-- Your instructions --
Restate the lines exactly, starting at the line that contains "For the target" and finishing with the final line of the records.

[Stored records]
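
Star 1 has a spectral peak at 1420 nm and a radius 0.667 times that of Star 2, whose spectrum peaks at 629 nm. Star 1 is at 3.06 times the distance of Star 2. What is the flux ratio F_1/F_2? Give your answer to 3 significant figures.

0.00183

Wien's law: T_1/T_2 = λ_2/λ_1 = 629/1420 = 0.4430.
L_1/L_2 = (R_1/R_2)²(T_1/T_2)⁴ = (0.667)²(0.4430)⁴ = 0.01713.
F_1/F_2 = (L_1/L_2)/(d_1/d_2)² = 0.01713/(3.06)² = 0.001829.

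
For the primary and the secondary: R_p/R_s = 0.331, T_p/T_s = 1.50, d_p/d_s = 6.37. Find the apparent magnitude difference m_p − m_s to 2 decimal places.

L_p/L_s = (0.331)²(1.50)⁴ = 0.5547.
F_p/F_s = (L_p/L_s)/(d_p/d_s)² = 0.5547/40.58 = 0.01367.
m_p − m_s = −2.5 log₁₀(0.01367) = 4.66.

4.66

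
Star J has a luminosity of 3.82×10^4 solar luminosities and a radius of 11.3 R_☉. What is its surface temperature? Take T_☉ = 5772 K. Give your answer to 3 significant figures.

2.40×10^4 K

T/T_☉ = (L/L_☉)^(1/4) / (R/R_☉)^(1/2)
T = 5772 × (3.82×10^4)^(1/4) / √(11.3) = 5772 × 13.98 / 3.362 = 2.401×10^4 K.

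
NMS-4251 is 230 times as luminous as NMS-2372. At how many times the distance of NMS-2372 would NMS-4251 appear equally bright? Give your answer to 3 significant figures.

Equal flux requires L_NMS-4251/d_NMS-4251² = L_NMS-2372/d_NMS-2372², so d_NMS-4251/d_NMS-2372 = √(L_NMS-4251/L_NMS-2372)
= √(230) = 15.17.

15.2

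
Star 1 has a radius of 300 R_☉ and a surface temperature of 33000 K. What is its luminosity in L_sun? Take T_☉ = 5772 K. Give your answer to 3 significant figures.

9.62×10^7 L_sun

L/L_☉ = (R/R_☉)² (T/T_☉)⁴ = (300)² × (33000/5772)⁴
       = 9.000×10^4 × (5.717)⁴ = 9.000×10^4 × 1068 = 9.616×10^7.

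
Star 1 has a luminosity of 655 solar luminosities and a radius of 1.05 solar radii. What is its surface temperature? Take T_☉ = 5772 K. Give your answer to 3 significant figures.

2.85×10^4 K

T/T_☉ = (L/L_☉)^(1/4) / (R/R_☉)^(1/2)
T = 5772 × (655)^(1/4) / √(1.05) = 5772 × 5.059 / 1.025 = 2.850×10^4 K.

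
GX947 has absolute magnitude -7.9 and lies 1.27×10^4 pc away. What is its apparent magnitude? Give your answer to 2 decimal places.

m = M + 5 log₁₀(d/10 pc) = -7.9 + 5 log₁₀(1.27×10^4/10)
  = -7.9 + 5 × 3.104 = -7.9 + 15.52 = 7.62.

7.62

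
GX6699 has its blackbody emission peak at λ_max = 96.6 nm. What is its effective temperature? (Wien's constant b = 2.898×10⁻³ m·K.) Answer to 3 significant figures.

3.00×10^4 K

T = b/λ_max = 2.898×10⁻³ / (96.6×10⁻⁹) = 3.000×10^4 K.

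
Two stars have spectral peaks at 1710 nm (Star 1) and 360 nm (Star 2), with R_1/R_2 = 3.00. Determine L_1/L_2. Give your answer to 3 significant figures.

0.0177

Wien's law gives T ∝ 1/λ_max, so T_1/T_2 = λ_2/λ_1 = 360/1710 = 0.2105.
Then L ∝ R²T⁴ gives L_1/L_2 = (3.00)² × (0.2105)⁴ = 9.000 × 0.001964 = 0.01768.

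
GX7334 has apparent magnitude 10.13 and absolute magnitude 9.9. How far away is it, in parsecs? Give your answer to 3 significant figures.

m − M = 5 log₁₀(d/10 pc)
10.13 − (9.9) = 0.23 = 5 log₁₀(d/10)
d = 10 × 10^(0.23/5) = 10 × 10^0.046 = 11.12 pc.

11.1 pc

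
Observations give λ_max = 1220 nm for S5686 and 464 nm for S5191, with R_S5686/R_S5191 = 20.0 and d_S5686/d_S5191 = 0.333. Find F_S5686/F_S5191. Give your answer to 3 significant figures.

Wien's law: T_S5686/T_S5191 = λ_S5191/λ_S5686 = 464/1220 = 0.3803.
L_S5686/L_S5191 = (R_S5686/R_S5191)²(T_S5686/T_S5191)⁴ = (20.0)²(0.3803)⁴ = 8.369.
F_S5686/F_S5191 = (L_S5686/L_S5191)/(d_S5686/d_S5191)² = 8.369/(0.333)² = 75.48.

75.5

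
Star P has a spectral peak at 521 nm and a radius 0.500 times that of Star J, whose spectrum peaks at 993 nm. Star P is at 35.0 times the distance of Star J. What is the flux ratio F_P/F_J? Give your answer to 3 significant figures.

Wien's law: T_P/T_J = λ_J/λ_P = 993/521 = 1.906.
L_P/L_J = (R_P/R_J)²(T_P/T_J)⁴ = (0.500)²(1.906)⁴ = 3.299.
F_P/F_J = (L_P/L_J)/(d_P/d_J)² = 3.299/(35.0)² = 0.002693.

0.00269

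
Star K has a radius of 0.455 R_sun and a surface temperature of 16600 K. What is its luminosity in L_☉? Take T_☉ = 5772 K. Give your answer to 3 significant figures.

14.2 L_☉

L/L_☉ = (R/R_☉)² (T/T_☉)⁴ = (0.455)² × (16600/5772)⁴
       = 0.2070 × (2.876)⁴ = 0.2070 × 68.41 = 14.16.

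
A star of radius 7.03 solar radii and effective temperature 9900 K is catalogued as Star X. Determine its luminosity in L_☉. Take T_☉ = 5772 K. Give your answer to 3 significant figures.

428 L_☉

L/L_☉ = (R/R_☉)² (T/T_☉)⁴ = (7.03)² × (9900/5772)⁴
       = 49.42 × (1.715)⁴ = 49.42 × 8.654 = 427.7.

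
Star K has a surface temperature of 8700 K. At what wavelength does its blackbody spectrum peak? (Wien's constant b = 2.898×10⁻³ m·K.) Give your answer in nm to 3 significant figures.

λ_max = b/T = 2.898×10⁻³ / 8700 = 3.33×10^-7 m = 333.1 nm.

333 nm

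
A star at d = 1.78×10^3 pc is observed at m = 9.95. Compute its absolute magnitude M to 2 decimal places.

-1.30

M = m − 5 log₁₀(d/10 pc) = 9.95 − 5 log₁₀(1.78×10^3/10)
  = 9.95 − 5 × 2.250 = 9.95 − 11.25 = -1.30.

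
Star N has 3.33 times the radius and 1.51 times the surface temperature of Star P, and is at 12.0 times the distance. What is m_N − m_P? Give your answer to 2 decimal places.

L_N/L_P = (3.33)²(1.51)⁴ = 57.65.
F_N/F_P = (L_N/L_P)/(d_N/d_P)² = 57.65/144.0 = 0.4003.
m_N − m_P = −2.5 log₁₀(0.4003) = 0.99.

0.99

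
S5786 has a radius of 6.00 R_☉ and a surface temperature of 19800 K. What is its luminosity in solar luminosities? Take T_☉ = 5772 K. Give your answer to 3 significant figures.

L/L_☉ = (R/R_☉)² (T/T_☉)⁴ = (6.00)² × (19800/5772)⁴
       = 36.00 × (3.430)⁴ = 36.00 × 138.5 = 4985.

4.98×10^3 solar luminosities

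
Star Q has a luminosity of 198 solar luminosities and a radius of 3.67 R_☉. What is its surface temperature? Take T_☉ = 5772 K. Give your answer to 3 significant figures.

1.13×10^4 K

T/T_☉ = (L/L_☉)^(1/4) / (R/R_☉)^(1/2)
T = 5772 × (198)^(1/4) / √(3.67) = 5772 × 3.751 / 1.916 = 1.130×10^4 K.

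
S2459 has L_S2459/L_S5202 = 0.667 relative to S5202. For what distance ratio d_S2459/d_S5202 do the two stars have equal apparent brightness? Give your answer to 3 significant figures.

0.817

Equal flux requires L_S2459/d_S2459² = L_S5202/d_S5202², so d_S2459/d_S5202 = √(L_S2459/L_S5202)
= √(0.667) = 0.8167.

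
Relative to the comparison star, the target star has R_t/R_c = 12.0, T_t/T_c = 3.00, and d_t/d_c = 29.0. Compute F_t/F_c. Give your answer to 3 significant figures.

L_t/L_c = (R_t/R_c)²(T_t/T_c)⁴ = (12.0)² × (3.00)⁴ = 1.166×10^4.
F_t/F_c = (L_t/L_c)/(d_t/d_c)² = 1.166×10^4 / (29.0)² = 13.87.

13.9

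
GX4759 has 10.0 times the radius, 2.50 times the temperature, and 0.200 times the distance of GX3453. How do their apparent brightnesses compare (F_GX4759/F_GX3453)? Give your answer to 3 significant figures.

9.77×10^4

L_GX4759/L_GX3453 = (R_GX4759/R_GX3453)²(T_GX4759/T_GX3453)⁴ = (10.0)² × (2.50)⁴ = 3906.
F_GX4759/F_GX3453 = (L_GX4759/L_GX3453)/(d_GX4759/d_GX3453)² = 3906 / (0.200)² = 9.766×10^4.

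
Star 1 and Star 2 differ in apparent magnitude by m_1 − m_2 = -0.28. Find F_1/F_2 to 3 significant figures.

1.29

F_1/F_2 = 10^(−(m_1 − m_2)/2.5) = 10^(0.28/2.5) = 10^0.112 = 1.294.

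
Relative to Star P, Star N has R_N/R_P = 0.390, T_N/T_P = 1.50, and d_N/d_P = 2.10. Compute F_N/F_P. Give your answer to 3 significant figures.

0.175

L_N/L_P = (R_N/R_P)²(T_N/T_P)⁴ = (0.390)² × (1.50)⁴ = 0.7700.
F_N/F_P = (L_N/L_P)/(d_N/d_P)² = 0.7700 / (2.10)² = 0.1746.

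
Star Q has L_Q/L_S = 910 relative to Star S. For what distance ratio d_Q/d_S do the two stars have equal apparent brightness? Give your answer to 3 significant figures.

30.2

Equal flux requires L_Q/d_Q² = L_S/d_S², so d_Q/d_S = √(L_Q/L_S)
= √(910) = 30.17.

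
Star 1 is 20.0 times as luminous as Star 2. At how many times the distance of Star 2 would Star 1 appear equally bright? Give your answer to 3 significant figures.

4.47

Equal flux requires L_1/d_1² = L_2/d_2², so d_1/d_2 = √(L_1/L_2)
= √(20.0) = 4.472.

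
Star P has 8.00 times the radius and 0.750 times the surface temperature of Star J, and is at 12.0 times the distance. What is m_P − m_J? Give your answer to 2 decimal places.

2.13

L_P/L_J = (8.00)²(0.750)⁴ = 20.25.
F_P/F_J = (L_P/L_J)/(d_P/d_J)² = 20.25/144.0 = 0.1406.
m_P − m_J = −2.5 log₁₀(0.1406) = 2.13.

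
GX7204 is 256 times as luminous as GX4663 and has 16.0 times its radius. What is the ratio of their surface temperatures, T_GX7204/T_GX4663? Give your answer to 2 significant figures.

L ∝ R²T⁴ gives T ∝ (L/R²)^(1/4), so
T_GX7204/T_GX4663 = (256 / 16.0²)^(1/4) = (1.000)^(1/4) = 1.000.

1.0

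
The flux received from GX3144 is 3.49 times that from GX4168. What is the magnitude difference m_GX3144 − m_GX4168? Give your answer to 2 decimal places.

m_GX3144 − m_GX4168 = −2.5 log₁₀(F_GX3144/F_GX4168) = −2.5 log₁₀(3.49) = −2.5 × (0.543) = -1.357.

-1.36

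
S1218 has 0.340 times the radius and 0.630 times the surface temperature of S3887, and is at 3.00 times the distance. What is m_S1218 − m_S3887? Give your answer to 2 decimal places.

6.73

L_S1218/L_S3887 = (0.340)²(0.630)⁴ = 0.01821.
F_S1218/F_S3887 = (L_S1218/L_S3887)/(d_S1218/d_S3887)² = 0.01821/9.000 = 0.002023.
m_S1218 − m_S3887 = −2.5 log₁₀(0.002023) = 6.73.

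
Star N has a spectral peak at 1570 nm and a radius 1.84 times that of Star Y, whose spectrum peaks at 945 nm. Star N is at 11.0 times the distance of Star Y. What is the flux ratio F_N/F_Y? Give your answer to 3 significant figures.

Wien's law: T_N/T_Y = λ_Y/λ_N = 945/1570 = 0.6019.
L_N/L_Y = (R_N/R_Y)²(T_N/T_Y)⁴ = (1.84)²(0.6019)⁴ = 0.4444.
F_N/F_Y = (L_N/L_Y)/(d_N/d_Y)² = 0.4444/(11.0)² = 0.003673.

0.00367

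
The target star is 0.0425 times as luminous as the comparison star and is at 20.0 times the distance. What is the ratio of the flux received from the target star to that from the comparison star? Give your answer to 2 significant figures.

F = L/(4πd²), so F_t/F_c = (L_t/L_c) / (d_t/d_c)²
= 0.0425 / (20.0)² = 0.0425 / 400.0 = 1.063×10^-4.

1.1×10^-4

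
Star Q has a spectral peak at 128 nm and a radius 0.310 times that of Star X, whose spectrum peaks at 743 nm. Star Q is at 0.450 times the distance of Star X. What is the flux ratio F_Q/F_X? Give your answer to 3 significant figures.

539

Wien's law: T_Q/T_X = λ_X/λ_Q = 743/128 = 5.805.
L_Q/L_X = (R_Q/R_X)²(T_Q/T_X)⁴ = (0.310)²(5.805)⁴ = 109.1.
F_Q/F_X = (L_Q/L_X)/(d_Q/d_X)² = 109.1/(0.450)² = 538.8.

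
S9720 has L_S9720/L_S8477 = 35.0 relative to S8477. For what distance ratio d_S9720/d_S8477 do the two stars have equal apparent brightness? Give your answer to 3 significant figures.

Equal flux requires L_S9720/d_S9720² = L_S8477/d_S8477², so d_S9720/d_S8477 = √(L_S9720/L_S8477)
= √(35.0) = 5.916.

5.92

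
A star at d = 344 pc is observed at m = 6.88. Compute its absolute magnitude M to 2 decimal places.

M = m − 5 log₁₀(d/10 pc) = 6.88 − 5 log₁₀(344/10)
  = 6.88 − 5 × 1.537 = 6.88 − 7.68 = -0.80.

-0.80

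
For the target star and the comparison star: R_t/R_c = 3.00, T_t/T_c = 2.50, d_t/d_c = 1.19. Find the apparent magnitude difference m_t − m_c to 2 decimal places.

-5.99

L_t/L_c = (3.00)²(2.50)⁴ = 351.6.
F_t/F_c = (L_t/L_c)/(d_t/d_c)² = 351.6/1.416 = 248.3.
m_t − m_c = −2.5 log₁₀(248.3) = -5.99.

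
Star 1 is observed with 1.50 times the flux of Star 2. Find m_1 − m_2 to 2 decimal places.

m_1 − m_2 = −2.5 log₁₀(F_1/F_2) = −2.5 log₁₀(1.50) = −2.5 × (0.176) = -0.440.

-0.44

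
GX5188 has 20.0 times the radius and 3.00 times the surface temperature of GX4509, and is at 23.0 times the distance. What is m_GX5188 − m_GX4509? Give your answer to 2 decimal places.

-4.47

L_GX5188/L_GX4509 = (20.0)²(3.00)⁴ = 3.240×10^4.
F_GX5188/F_GX4509 = (L_GX5188/L_GX4509)/(d_GX5188/d_GX4509)² = 3.240×10^4/529.0 = 61.25.
m_GX5188 − m_GX4509 = −2.5 log₁₀(61.25) = -4.47.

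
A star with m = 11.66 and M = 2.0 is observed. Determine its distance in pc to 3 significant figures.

m − M = 5 log₁₀(d/10 pc)
11.66 − (2.0) = 9.66 = 5 log₁₀(d/10)
d = 10 × 10^(9.66/5) = 10 × 10^1.932 = 855.1 pc.

855 pc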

-- Task response --
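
For the target star and the comparison star: R_t/R_c = 3.00, T_t/T_c = 2.50, d_t/d_c = 1.19. Find the apparent magnitude difference m_t − m_c to 2 decimal places.

-5.99

L_t/L_c = (3.00)²(2.50)⁴ = 351.6.
F_t/F_c = (L_t/L_c)/(d_t/d_c)² = 351.6/1.416 = 248.3.
m_t − m_c = −2.5 log₁₀(248.3) = -5.99.

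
Star 1 is observed with 1.50 times the flux of Star 2. Find m_1 − m_2 to 2 decimal places.

m_1 − m_2 = −2.5 log₁₀(F_1/F_2) = −2.5 log₁₀(1.50) = −2.5 × (0.176) = -0.440.

-0.44

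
GX5188 has 20.0 times the radius and 3.00 times the surface temperature of GX4509, and is at 23.0 times the distance. What is m_GX5188 − m_GX4509? Give your answer to 2 decimal places.

-4.47

L_GX5188/L_GX4509 = (20.0)²(3.00)⁴ = 3.240×10^4.
F_GX5188/F_GX4509 = (L_GX5188/L_GX4509)/(d_GX5188/d_GX4509)² = 3.240×10^4/529.0 = 61.25.
m_GX5188 − m_GX4509 = −2.5 log₁₀(61.25) = -4.47.

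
A star with m = 11.66 and M = 2.0 is observed. Determine its distance in pc to 3 significant figures.

m − M = 5 log₁₀(d/10 pc)
11.66 − (2.0) = 9.66 = 5 log₁₀(d/10)
d = 10 × 10^(9.66/5) = 10 × 10^1.932 = 855.1 pc.

855 pc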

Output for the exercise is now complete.